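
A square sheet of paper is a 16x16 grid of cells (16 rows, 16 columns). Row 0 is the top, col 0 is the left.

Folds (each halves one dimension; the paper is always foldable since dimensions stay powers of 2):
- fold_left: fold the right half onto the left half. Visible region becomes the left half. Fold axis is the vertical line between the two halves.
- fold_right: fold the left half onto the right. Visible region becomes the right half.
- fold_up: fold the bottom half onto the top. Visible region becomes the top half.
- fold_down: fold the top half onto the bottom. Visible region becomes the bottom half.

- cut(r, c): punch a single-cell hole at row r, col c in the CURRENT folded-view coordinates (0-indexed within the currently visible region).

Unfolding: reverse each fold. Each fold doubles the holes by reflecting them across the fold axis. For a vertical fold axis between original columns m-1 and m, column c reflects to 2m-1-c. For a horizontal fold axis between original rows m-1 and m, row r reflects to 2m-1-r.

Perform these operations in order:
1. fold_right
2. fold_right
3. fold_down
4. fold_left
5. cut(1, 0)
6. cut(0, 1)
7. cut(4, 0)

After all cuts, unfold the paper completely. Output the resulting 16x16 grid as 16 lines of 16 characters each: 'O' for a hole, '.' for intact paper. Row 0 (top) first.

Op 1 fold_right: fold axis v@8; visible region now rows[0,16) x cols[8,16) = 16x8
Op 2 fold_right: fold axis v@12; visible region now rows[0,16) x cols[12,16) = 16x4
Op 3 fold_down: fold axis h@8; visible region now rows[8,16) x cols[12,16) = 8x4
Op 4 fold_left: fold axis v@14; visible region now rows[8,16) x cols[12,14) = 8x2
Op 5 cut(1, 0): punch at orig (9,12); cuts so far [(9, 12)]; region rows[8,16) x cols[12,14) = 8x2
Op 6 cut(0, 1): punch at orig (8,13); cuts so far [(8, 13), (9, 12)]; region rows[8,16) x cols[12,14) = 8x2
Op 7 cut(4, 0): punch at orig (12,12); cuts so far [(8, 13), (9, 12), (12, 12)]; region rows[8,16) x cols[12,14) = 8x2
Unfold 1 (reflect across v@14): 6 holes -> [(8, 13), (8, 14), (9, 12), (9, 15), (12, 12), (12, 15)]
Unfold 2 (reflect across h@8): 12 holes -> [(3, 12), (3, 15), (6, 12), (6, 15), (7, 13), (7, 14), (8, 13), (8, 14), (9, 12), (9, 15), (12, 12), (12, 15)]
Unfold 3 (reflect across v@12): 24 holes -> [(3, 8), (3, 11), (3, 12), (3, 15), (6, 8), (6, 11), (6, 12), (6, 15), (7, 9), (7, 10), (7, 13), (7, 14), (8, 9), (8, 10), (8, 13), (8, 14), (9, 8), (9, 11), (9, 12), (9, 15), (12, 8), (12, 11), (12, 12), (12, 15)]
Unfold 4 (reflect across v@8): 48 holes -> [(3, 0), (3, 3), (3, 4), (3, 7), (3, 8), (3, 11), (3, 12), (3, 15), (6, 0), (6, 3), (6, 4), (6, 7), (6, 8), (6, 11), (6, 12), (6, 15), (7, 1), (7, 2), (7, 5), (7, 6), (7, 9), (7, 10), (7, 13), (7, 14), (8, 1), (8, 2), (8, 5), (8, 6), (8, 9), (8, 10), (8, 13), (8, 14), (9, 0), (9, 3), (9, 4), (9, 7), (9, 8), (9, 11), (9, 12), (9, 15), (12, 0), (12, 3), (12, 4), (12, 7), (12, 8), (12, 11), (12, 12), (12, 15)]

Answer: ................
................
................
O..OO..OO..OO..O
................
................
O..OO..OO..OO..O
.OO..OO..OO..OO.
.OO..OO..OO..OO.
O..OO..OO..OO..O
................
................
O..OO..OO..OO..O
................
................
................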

+-------+

EXERCISE OBJECTIVE => Going through the material above, tally the lines holding "columns" and give the number alone.

EXERCISE RESPONSE => 2